===== THE DATA =====

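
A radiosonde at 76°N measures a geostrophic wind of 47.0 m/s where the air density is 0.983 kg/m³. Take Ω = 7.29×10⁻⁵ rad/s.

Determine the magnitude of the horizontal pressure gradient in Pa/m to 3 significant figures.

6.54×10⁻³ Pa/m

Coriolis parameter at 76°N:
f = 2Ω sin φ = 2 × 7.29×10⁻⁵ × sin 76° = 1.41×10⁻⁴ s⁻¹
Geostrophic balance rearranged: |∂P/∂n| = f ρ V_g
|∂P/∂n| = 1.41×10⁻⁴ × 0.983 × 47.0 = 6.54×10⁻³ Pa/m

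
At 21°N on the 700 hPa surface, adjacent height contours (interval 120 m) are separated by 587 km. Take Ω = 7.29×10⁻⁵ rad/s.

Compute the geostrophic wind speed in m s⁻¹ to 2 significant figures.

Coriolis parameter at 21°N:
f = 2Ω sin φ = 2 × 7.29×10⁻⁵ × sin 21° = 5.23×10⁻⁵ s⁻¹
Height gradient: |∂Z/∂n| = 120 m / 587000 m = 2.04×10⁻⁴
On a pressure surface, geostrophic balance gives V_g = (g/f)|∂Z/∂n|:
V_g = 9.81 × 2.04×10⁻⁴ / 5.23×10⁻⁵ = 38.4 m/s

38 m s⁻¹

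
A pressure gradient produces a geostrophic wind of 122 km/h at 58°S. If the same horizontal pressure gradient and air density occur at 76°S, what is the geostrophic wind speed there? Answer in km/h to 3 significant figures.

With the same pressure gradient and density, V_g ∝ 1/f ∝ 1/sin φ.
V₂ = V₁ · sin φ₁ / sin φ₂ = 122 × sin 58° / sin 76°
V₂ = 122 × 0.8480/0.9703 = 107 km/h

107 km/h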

=====

* **EXERCISE DETAILS**: Return all of the lines above exactly, with none omitted.

* **EXPECTED ANSWER**:
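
A radiosonde at 76°N measures a geostrophic wind of 47.0 m/s where the air density is 0.983 kg/m³. Take Ω = 7.29×10⁻⁵ rad/s.

Determine the magnitude of the horizontal pressure gradient in Pa/m to 3 significant figures.

6.54×10⁻³ Pa/m

Coriolis parameter at 76°N:
f = 2Ω sin φ = 2 × 7.29×10⁻⁵ × sin 76° = 1.41×10⁻⁴ s⁻¹
Geostrophic balance rearranged: |∂P/∂n| = f ρ V_g
|∂P/∂n| = 1.41×10⁻⁴ × 0.983 × 47.0 = 6.54×10⁻³ Pa/m

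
At 21°N on the 700 hPa surface, adjacent height contours (interval 120 m) are separated by 587 km. Take Ω = 7.29×10⁻⁵ rad/s.

Compute the geostrophic wind speed in m s⁻¹ to 2 significant figures.

Coriolis parameter at 21°N:
f = 2Ω sin φ = 2 × 7.29×10⁻⁵ × sin 21° = 5.23×10⁻⁵ s⁻¹
Height gradient: |∂Z/∂n| = 120 m / 587000 m = 2.04×10⁻⁴
On a pressure surface, geostrophic balance gives V_g = (g/f)|∂Z/∂n|:
V_g = 9.81 × 2.04×10⁻⁴ / 5.23×10⁻⁵ = 38.4 m/s

38 m s⁻¹

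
A pressure gradient produces a geostrophic wind of 122 km/h at 58°S. If the same horizontal pressure gradient and air density occur at 76°S, what is the geostrophic wind speed there? Answer in km/h to 3 significant figures.

With the same pressure gradient and density, V_g ∝ 1/f ∝ 1/sin φ.
V₂ = V₁ · sin φ₁ / sin φ₂ = 122 × sin 58° / sin 76°
V₂ = 122 × 0.8480/0.9703 = 107 km/h

107 km/h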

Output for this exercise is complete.